_What is being asked:_ Filter the records for lines holding the string "that".

○ ○ ○ ○ ○

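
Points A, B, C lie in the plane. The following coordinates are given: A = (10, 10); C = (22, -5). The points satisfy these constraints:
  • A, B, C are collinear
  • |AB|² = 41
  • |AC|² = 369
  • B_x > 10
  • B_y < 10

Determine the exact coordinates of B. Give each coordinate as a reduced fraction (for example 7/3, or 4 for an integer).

B = (14, 5)

1. B_x = 14  [[A, B, C are collinear ⇒ -15x-12y+270=0] ∩ [|B−(10, 10)|²=41]]
2. B_y = 5  [[A, B, C are collinear ⇒ -15x-12y+270=0] ∩ [|B−(10, 10)|²=41]]
   so B = (14, 5)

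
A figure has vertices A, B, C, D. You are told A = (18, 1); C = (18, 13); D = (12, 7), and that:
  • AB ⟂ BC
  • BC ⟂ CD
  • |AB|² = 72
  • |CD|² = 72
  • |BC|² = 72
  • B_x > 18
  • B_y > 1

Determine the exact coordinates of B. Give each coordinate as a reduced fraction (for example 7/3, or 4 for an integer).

B = (24, 7)

1. B_x = 24  [[BC ⟂ CD ⇒ 6x+6y-186=0] ∩ [|B−(18, 1)|²=72]]
2. B_y = 7  [[BC ⟂ CD ⇒ 6x+6y-186=0] ∩ [|B−(18, 1)|²=72]]
   so B = (24, 7)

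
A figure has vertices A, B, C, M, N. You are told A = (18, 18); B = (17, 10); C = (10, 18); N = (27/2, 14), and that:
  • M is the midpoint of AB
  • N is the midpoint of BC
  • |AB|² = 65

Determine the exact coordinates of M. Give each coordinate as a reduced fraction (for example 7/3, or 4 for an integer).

1. M_x = 35/2  [2·M = A+B = (18, 18)+(17, 10)]
2. M_y = 14  [2·M = A+B = (18, 18)+(17, 10)]
   so M = (35/2, 14)

M = (35/2, 14)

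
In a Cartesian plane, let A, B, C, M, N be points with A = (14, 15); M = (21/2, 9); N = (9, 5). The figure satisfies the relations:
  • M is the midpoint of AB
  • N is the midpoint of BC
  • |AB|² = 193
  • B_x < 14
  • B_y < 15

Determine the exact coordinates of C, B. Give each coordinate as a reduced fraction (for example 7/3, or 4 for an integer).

1. B_x = 7  [B = 2·M−A = 2·(21/2, 9)−(14, 15)]
2. B_y = 3  [B = 2·M−A = 2·(21/2, 9)−(14, 15)]
   so B = (7, 3)
3. C_x = 11  [C = 2·N−B = 2·(9, 5)−(7, 3)]
4. C_y = 7  [C = 2·N−B = 2·(9, 5)−(7, 3)]
   so C = (11, 7)

C = (11, 7)
B = (7, 3)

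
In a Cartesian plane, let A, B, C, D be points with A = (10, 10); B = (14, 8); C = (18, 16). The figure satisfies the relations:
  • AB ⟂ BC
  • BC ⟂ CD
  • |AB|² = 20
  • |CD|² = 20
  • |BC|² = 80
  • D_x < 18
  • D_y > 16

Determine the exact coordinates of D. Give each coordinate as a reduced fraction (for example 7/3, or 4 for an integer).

D = (14, 18)

1. D_x = 14  [[BC ⟂ CD ⇒ 4x+8y-200=0] ∩ [|D−(18, 16)|²=20]]
2. D_y = 18  [[BC ⟂ CD ⇒ 4x+8y-200=0] ∩ [|D−(18, 16)|²=20]]
   so D = (14, 18)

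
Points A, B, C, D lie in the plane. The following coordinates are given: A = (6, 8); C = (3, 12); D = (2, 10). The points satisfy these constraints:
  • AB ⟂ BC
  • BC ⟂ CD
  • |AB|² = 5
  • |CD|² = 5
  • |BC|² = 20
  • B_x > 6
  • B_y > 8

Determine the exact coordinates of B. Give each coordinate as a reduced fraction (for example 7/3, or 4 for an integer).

1. B_x = 7  [[BC ⟂ CD ⇒ 1x+2y-27=0] ∩ [|B−(6, 8)|²=5]]
2. B_y = 10  [[BC ⟂ CD ⇒ 1x+2y-27=0] ∩ [|B−(6, 8)|²=5]]
   so B = (7, 10)

B = (7, 10)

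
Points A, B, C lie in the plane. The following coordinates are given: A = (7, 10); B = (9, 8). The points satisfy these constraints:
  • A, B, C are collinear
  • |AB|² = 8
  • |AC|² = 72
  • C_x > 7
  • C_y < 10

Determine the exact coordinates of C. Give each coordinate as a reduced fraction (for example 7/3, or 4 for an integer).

C = (13, 4)

1. C_x = 13  [[A, B, C are collinear ⇒ 2x+2y-34=0] ∩ [|C−(7, 10)|²=72]]
2. C_y = 4  [[A, B, C are collinear ⇒ 2x+2y-34=0] ∩ [|C−(7, 10)|²=72]]
   so C = (13, 4)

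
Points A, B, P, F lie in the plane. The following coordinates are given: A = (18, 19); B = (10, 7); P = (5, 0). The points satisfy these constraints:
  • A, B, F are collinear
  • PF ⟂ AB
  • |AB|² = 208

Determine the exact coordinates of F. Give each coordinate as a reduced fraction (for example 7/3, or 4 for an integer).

1. F_x = 68/13  [[A, B, F are collinear ⇒ 12x-8y-64=0] ∩ [PF ⟂ AB ⇒ -8x-12y+40=0]]
2. F_y = -2/13  [[A, B, F are collinear ⇒ 12x-8y-64=0] ∩ [PF ⟂ AB ⇒ -8x-12y+40=0]]
   so F = (68/13, -2/13)

F = (68/13, -2/13)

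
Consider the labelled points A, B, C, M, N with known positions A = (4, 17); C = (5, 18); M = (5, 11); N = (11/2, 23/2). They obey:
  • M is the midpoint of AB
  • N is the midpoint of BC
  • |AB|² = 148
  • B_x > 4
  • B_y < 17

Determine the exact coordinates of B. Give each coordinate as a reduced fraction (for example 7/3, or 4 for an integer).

B = (6, 5)

1. B_x = 6  [B = 2·M−A = 2·(5, 11)−(4, 17)]
2. B_y = 5  [B = 2·M−A = 2·(5, 11)−(4, 17)]
   so B = (6, 5)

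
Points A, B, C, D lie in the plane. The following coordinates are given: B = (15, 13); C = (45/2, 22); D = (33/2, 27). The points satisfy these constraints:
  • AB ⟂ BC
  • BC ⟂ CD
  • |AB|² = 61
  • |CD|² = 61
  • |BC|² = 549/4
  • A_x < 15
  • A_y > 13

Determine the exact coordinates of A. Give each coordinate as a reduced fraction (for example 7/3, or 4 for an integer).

1. A_x = 9  [[AB ⟂ BC ⇒ -15/2x-9y+459/2=0] ∩ [|A−(15, 13)|²=61]]
2. A_y = 18  [[AB ⟂ BC ⇒ -15/2x-9y+459/2=0] ∩ [|A−(15, 13)|²=61]]
   so A = (9, 18)

A = (9, 18)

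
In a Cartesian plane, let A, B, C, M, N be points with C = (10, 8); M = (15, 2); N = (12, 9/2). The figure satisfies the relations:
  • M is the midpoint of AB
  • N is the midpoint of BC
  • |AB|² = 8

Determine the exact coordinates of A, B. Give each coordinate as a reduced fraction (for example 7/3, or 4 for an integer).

1. B_x = 14  [B = 2·N−C = 2·(12, 9/2)−(10, 8)]
2. B_y = 1  [B = 2·N−C = 2·(12, 9/2)−(10, 8)]
   so B = (14, 1)
3. A_x = 16  [A = 2·M−B = 2·(15, 2)−(14, 1)]
4. A_y = 3  [A = 2·M−B = 2·(15, 2)−(14, 1)]
   so A = (16, 3)

A = (16, 3)
B = (14, 1)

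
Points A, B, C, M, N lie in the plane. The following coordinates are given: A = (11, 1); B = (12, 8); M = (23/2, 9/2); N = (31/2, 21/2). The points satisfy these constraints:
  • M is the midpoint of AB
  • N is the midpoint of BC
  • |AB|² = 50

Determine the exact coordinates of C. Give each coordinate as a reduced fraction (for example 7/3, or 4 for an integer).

C = (19, 13)

1. C_x = 19  [C = 2·N−B = 2·(31/2, 21/2)−(12, 8)]
2. C_y = 13  [C = 2·N−B = 2·(31/2, 21/2)−(12, 8)]
   so C = (19, 13)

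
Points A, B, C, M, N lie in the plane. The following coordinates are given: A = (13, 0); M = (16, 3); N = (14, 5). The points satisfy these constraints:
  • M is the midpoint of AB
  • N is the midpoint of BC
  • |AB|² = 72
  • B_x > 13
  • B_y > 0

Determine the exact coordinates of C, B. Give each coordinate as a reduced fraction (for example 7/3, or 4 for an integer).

1. B_x = 19  [B = 2·M−A = 2·(16, 3)−(13, 0)]
2. B_y = 6  [B = 2·M−A = 2·(16, 3)−(13, 0)]
   so B = (19, 6)
3. C_x = 9  [C = 2·N−B = 2·(14, 5)−(19, 6)]
4. C_y = 4  [C = 2·N−B = 2·(14, 5)−(19, 6)]
   so C = (9, 4)

C = (9, 4)
B = (19, 6)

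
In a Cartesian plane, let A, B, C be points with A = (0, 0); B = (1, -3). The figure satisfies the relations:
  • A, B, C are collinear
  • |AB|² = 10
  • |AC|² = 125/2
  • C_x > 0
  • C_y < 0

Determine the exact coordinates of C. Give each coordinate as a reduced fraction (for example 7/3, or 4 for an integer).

1. C_x = 5/2  [[A, B, C are collinear ⇒ 3x+1y=0] ∩ [|C−(0, 0)|²=125/2]]
2. C_y = -15/2  [[A, B, C are collinear ⇒ 3x+1y=0] ∩ [|C−(0, 0)|²=125/2]]
   so C = (5/2, -15/2)

C = (5/2, -15/2)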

○ ○ ○ ○ ○

_Response for this exercise:_
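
A figure has vertices A, B, C, D. You are told A = (18, 1); C = (18, 13); D = (12, 7), and that:
A figure has vertices A, B, C, M, N. You are told A = (18, 18); B = (17, 10); C = (10, 18); N = (27/2, 14), and that: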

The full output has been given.